▶ [Task to complete]:
In the entries below, find each line with the word "meetings" and return it.

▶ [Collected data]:
════════════════════
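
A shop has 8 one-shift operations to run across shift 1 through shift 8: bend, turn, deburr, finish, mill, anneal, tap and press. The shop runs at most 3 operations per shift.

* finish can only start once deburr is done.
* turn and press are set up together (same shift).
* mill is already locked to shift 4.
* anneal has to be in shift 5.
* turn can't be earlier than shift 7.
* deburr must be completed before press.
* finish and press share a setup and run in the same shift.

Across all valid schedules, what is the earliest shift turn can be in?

shift 7

Turn is available from shift 7.
turn at shift 7 is achievable: deburr -> shift 1; finish -> shift 7; tap -> shift 1; anneal -> shift 5; press -> shift 7; turn -> shift 7; mill -> shift 4; bend -> shift 1.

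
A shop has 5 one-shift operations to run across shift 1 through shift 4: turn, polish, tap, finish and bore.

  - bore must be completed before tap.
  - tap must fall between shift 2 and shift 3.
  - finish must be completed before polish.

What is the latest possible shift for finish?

Downstream work caps finish at shift 3.
finish at shift 3 is achievable: tap in shift 2; polish in shift 4; finish in shift 3; bore in shift 1; turn in shift 1.

shift 3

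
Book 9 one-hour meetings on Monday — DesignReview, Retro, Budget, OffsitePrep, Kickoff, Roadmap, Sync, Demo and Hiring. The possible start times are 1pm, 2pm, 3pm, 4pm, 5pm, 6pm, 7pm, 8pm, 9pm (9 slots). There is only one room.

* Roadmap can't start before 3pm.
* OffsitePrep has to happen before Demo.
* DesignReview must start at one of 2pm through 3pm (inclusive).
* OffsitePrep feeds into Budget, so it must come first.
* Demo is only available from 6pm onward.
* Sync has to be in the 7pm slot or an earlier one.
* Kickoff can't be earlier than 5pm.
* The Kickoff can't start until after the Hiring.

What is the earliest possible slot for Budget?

Precedence pushes Budget to at least 2pm.
Budget at 2pm is achievable: OffsitePrep -> 1pm, Budget -> 2pm, Demo -> 6pm, Sync -> 7pm, Hiring -> 4pm, Roadmap -> 8pm, DesignReview -> 3pm, Retro -> 9pm, Kickoff -> 5pm.

2pm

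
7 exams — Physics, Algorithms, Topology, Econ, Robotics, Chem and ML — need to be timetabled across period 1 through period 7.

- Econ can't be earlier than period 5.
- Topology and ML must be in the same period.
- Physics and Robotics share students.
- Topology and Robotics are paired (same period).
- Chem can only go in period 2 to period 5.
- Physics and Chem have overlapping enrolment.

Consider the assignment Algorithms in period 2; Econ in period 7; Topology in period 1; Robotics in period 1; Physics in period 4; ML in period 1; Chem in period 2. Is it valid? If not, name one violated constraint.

Topology and ML must be in the same period — holds.
Physics and Chem have overlapping enrolment — holds.
Topology and Robotics are paired (same period) — holds.
Chem can only go in period 2 to period 5 — holds.
Physics and Robotics share students — holds.
Econ can't be earlier than period 5 — holds.

Yes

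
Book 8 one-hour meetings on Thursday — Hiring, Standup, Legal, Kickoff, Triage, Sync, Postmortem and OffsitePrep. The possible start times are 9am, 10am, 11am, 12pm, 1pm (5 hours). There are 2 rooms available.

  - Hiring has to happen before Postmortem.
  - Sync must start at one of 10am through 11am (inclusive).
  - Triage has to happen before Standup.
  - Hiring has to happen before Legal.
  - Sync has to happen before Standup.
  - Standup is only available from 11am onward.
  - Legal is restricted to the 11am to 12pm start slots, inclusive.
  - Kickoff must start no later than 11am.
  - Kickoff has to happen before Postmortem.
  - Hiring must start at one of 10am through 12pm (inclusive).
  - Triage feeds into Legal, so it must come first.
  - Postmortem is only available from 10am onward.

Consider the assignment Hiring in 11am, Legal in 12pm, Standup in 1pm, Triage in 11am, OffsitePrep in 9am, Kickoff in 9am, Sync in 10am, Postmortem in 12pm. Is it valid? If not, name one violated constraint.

Standup is only available from 11am onward — holds.
Kickoff has to happen before Postmortem — holds.
Hiring has to happen before Postmortem — holds.
Hiring must start at one of 10am through 12pm (inclusive) — holds.
Sync must start at one of 10am through 11am (inclusive) — holds.
Triage has to happen before Standup — holds.
Sync has to happen before Standup — holds.
Legal is restricted to the 11am to 12pm start slots, inclusive — holds.
Triage feeds into Legal, so it must come first — holds.
Postmortem is only available from 10am onward — holds.
There are 2 rooms available — holds.
Kickoff must start no later than 11am — holds.
Hiring has to happen before Legal — holds.

Valid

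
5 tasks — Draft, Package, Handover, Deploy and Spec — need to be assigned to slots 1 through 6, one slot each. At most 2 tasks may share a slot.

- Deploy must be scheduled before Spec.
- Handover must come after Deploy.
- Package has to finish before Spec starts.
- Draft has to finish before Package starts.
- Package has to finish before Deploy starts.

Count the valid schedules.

Splitting on Draft: it can be 1 (20), 2 (6), 3 (1). Listing each branch's schedules as (Package, Handover, Deploy, Spec):
Draft=1: (2,4,3,4) (2,4,3,5) (2,4,3,6) (2,5,3,4) (2,5,3,5) (2,5,3,6) (2,5,4,5) (2,5,4,6) (2,6,3,4) (2,6,3,5) (2,6,3,6) (2,6,4,5) (2,6,4,6) (2,6,5,6) (3,5,4,5) (3,5,4,6) (3,6,4,5) (3,6,4,6) (3,6,5,6) (4,6,5,6) — 20.
Draft=2: (3,5,4,5) (3,5,4,6) (3,6,4,5) (3,6,4,6) (3,6,5,6) (4,6,5,6) — 6.
Draft=3: (4,6,5,6) — 1.
Summing: 20 + 6 + 1 = 27.

27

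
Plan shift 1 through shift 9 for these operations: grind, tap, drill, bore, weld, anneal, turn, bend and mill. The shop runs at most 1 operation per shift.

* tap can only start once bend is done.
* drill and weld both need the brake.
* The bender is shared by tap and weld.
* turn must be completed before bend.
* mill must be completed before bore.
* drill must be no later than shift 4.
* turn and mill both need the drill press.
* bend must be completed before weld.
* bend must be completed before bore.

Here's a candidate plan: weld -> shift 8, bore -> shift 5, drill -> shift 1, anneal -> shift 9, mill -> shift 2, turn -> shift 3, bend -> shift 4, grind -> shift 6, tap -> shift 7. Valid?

turn must be completed before bend — holds.
tap can only start once bend is done — holds.
drill must be no later than shift 4 — holds.
drill and weld both need the brake — holds.
The shop runs at most 1 operation per shift — holds.
turn and mill both need the drill press — holds.
The bender is shared by tap and weld — holds.
bend must be completed before bore — holds.
mill must be completed before bore — holds.
bend must be completed before weld — holds.

Yes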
════════════════════
▶ [Exercise output]:
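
Book 9 one-hour meetings on Monday — DesignReview, Retro, Budget, OffsitePrep, Kickoff, Roadmap, Sync, Demo and Hiring. The possible start times are 1pm, 2pm, 3pm, 4pm, 5pm, 6pm, 7pm, 8pm, 9pm (9 slots). There is only one room.
Book 8 one-hour meetings on Thursday — Hiring, Standup, Legal, Kickoff, Triage, Sync, Postmortem and OffsitePrep. The possible start times are 9am, 10am, 11am, 12pm, 1pm (5 hours). There are 2 rooms available.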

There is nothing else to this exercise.